WHAT TO PRODUCE ▸ For the listing that follows, give again exactly the lines from the one with "Consider a delivery" to the one with "After: at (5,0), heading S.", including both.

[Opening RECORDS FOR THE TASK section]

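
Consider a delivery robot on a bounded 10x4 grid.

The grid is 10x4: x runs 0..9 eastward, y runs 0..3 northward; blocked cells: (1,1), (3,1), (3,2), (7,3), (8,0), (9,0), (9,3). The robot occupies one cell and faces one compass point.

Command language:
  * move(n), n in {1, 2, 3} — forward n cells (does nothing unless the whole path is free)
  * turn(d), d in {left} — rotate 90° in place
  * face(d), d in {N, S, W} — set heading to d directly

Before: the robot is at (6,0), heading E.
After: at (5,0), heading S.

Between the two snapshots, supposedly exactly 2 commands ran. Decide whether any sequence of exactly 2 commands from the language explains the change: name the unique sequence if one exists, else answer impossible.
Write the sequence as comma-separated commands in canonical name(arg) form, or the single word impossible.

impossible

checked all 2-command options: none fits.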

[Closing RECORDS FOR THE TASK section]
[Opening RECORDS FOR THE TASK section]

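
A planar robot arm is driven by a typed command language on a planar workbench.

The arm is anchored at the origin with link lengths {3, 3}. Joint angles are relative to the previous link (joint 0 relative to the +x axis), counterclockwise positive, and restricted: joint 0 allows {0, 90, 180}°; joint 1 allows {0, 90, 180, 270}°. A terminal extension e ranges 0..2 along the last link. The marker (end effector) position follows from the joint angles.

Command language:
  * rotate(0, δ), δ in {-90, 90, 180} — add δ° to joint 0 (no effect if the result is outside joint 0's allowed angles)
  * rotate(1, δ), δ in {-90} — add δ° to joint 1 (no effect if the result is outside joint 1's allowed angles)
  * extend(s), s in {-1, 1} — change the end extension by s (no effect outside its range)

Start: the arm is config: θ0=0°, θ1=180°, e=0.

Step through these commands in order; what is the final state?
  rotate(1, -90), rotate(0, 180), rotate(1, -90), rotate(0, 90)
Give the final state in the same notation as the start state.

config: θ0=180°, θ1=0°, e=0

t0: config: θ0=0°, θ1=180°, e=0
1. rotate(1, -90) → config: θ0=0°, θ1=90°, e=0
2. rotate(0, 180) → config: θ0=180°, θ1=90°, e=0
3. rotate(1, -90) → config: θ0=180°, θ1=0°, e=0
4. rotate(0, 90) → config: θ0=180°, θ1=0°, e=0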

[Closing RECORDS FOR THE TASK section]

SOLUTION FOR THIS EXERCISE ▸
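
Consider a delivery robot on a bounded 10x4 grid.

The grid is 10x4: x runs 0..9 eastward, y runs 0..3 northward; blocked cells: (1,1), (3,1), (3,2), (7,3), (8,0), (9,0), (9,3). The robot occupies one cell and faces one compass point.

Command language:
  * move(n), n in {1, 2, 3} — forward n cells (does nothing unless the whole path is free)
  * turn(d), d in {left} — rotate 90° in place
  * face(d), d in {N, S, W} — set heading to d directly

Before: the robot is at (6,0), heading E.
After: at (5,0), heading S.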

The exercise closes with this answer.